<<<<
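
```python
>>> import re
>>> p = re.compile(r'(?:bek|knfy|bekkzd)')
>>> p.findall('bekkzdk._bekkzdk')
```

['bek', 'bek']

`|` is ordered: at each position the engine commits to the first alternative that works.
Matches: at [0:3] → 'bek'; at [9:12] → 'bek'.
With no groups in the pattern, `findall` gives back each whole match — 2 here.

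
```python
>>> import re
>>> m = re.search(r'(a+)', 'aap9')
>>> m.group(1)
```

'aa'

The pattern matches one or more of a literal 'a' (captured).
`search` walks the string left to right and returns the first match it finds.
The match spans [0:2] → 'aa'.
Captured: group 1 = 'aa'.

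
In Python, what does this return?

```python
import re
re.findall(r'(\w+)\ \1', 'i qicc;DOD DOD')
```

`\1` is not a pattern — it's the concrete string captured by group 1, re-applied verbatim.
Scanning left to right: at [7:14] match 'DOD DOD', group 1 = 'DOD'.
One capturing group, so `findall` returns just the captured substring from the one match — 1 in all.

['DOD']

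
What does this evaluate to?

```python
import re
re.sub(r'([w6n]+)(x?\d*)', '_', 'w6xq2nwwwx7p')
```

The pattern matches one or more of one of [w6n] (captured); then optionally a literal 'x', then zero or more of a digit (captured).
Matches: at [0:3] → 'w6x'; at [5:11] → 'nwwwx7'.
Each match is replaced by '_'.

'_q2_p'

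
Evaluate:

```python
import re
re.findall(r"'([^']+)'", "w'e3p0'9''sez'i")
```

['e3p0', 'sez']

Matches: at [1:7] match "'e3p0'", group 1 = 'e3p0'; at [9:14] match "'sez'", group 1 = 'sez'.
Because there's exactly one group, `findall` drops the full match and keeps group 1 from each hit.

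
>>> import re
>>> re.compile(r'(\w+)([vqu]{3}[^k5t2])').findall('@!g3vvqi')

[('g3', 'vvqi')]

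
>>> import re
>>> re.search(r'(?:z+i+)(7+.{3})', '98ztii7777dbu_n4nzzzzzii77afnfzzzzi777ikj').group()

'zzzzzii77afn'

The pattern matches one or more of a literal 'z', then one or more of the literal 'i' (non-capturing group); then one or more of a literal '7', then exactly 3 of any character (captured).
Unlike `match`, `search` isn't anchored — it looks for the pattern anywhere in the string.
The match spans [17:29] → 'zzzzzii77afn'.
Captured: group 1 = '77afn'.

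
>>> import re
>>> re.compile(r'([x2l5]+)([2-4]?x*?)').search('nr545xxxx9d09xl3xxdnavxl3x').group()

'54'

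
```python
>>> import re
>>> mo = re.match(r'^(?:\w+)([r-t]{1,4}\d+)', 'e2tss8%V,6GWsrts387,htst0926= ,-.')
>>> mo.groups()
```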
>>>>
Set down all of the data above again, exactly.

# RESPONSE TO THE EXERCISE:
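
```python
>>> import re
>>> p = re.compile(r'(?:bek|knfy|bekkzd)')
>>> p.findall('bekkzdk._bekkzdk')
```

['bek', 'bek']

`|` is ordered: at each position the engine commits to the first alternative that works.
Matches: at [0:3] → 'bek'; at [9:12] → 'bek'.
With no groups in the pattern, `findall` gives back each whole match — 2 here.

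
```python
>>> import re
>>> m = re.search(r'(a+)', 'aap9')
>>> m.group(1)
```

'aa'

The pattern matches one or more of a literal 'a' (captured).
`search` walks the string left to right and returns the first match it finds.
The match spans [0:2] → 'aa'.
Captured: group 1 = 'aa'.

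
In Python, what does this return?

```python
import re
re.findall(r'(\w+)\ \1', 'i qicc;DOD DOD')
```

`\1` is not a pattern — it's the concrete string captured by group 1, re-applied verbatim.
Scanning left to right: at [7:14] match 'DOD DOD', group 1 = 'DOD'.
One capturing group, so `findall` returns just the captured substring from the one match — 1 in all.

['DOD']

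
What does this evaluate to?

```python
import re
re.sub(r'([w6n]+)(x?\d*)', '_', 'w6xq2nwwwx7p')
```

The pattern matches one or more of one of [w6n] (captured); then optionally a literal 'x', then zero or more of a digit (captured).
Matches: at [0:3] → 'w6x'; at [5:11] → 'nwwwx7'.
Each match is replaced by '_'.

'_q2_p'

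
Evaluate:

```python
import re
re.findall(r"'([^']+)'", "w'e3p0'9''sez'i")
```

['e3p0', 'sez']

Matches: at [1:7] match "'e3p0'", group 1 = 'e3p0'; at [9:14] match "'sez'", group 1 = 'sez'.
Because there's exactly one group, `findall` drops the full match and keeps group 1 from each hit.

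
>>> import re
>>> re.compile(r'(\w+)([vqu]{3}[^k5t2])').findall('@!g3vvqi')

[('g3', 'vvqi')]

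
>>> import re
>>> re.search(r'(?:z+i+)(7+.{3})', '98ztii7777dbu_n4nzzzzzii77afnfzzzzi777ikj').group()

'zzzzzii77afn'

The pattern matches one or more of a literal 'z', then one or more of the literal 'i' (non-capturing group); then one or more of a literal '7', then exactly 3 of any character (captured).
Unlike `match`, `search` isn't anchored — it looks for the pattern anywhere in the string.
The match spans [17:29] → 'zzzzzii77afn'.
Captured: group 1 = '77afn'.

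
>>> import re
>>> re.compile(r'([x2l5]+)([2-4]?x*?)').search('nr545xxxx9d09xl3xxdnavxl3x').group()

'54'

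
```python
>>> import re
>>> mo = re.match(r'^(?:\w+)([r-t]{1,4}\d+)', 'e2tss8%V,6GWsrts387,htst0926= ,-.')
>>> mo.groups()
```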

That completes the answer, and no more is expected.